• Task to carry out
From the line that includes "123456789012345678901234567890123456789012" to the closing line of the data, please transcribe every line exactly and add nothing.

• Entries taken from a collection
=== Begin Enclosure ===

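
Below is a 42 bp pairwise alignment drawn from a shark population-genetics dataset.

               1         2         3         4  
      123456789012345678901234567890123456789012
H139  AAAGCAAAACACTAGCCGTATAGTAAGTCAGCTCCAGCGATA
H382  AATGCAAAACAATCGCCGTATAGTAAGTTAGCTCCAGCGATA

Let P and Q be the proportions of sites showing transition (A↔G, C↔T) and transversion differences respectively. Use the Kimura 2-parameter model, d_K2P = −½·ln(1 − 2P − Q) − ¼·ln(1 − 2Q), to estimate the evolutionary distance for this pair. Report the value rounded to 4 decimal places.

0.1019

Mismatches occur at site 3 (A↔T, transversion), site 12 (C↔A, transversion), site 14 (A↔C, transversion), site 29 (C↔T, transition).
Of the 4 differences, 1 transition and 3 transversions over 42 sites: P = 1/42 = 0.023810, Q = 3/42 = 0.071429.
d = −0.5·ln(0.880951) − 0.25·ln(0.857142) = −0.5·(-0.126753) − 0.25·(-0.154152) = 0.1019.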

=== End Enclosure ===

• Exercise answer
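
      123456789012345678901234567890123456789012
H139  AAAGCAAAACACTAGCCGTATAGTAAGTCAGCTCCAGCGATA
H382  AATGCAAAACAATCGCCGTATAGTAAGTTAGCTCCAGCGATA

Let P and Q be the proportions of sites showing transition (A↔G, C↔T) and transversion differences respectively. Use the Kimura 2-parameter model, d_K2P = −½·ln(1 − 2P − Q) − ¼·ln(1 − 2Q), to estimate the evolutionary distance for this pair. Report the value rounded to 4 decimal places.

0.1019

Mismatches occur at site 3 (A↔T, transversion), site 12 (C↔A, transversion), site 14 (A↔C, transversion), site 29 (C↔T, transition).
Of the 4 differences, 1 transition and 3 transversions over 42 sites: P = 1/42 = 0.023810, Q = 3/42 = 0.071429.
d = −0.5·ln(0.880951) − 0.25·ln(0.857142) = −0.5·(-0.126753) − 0.25·(-0.154152) = 0.1019.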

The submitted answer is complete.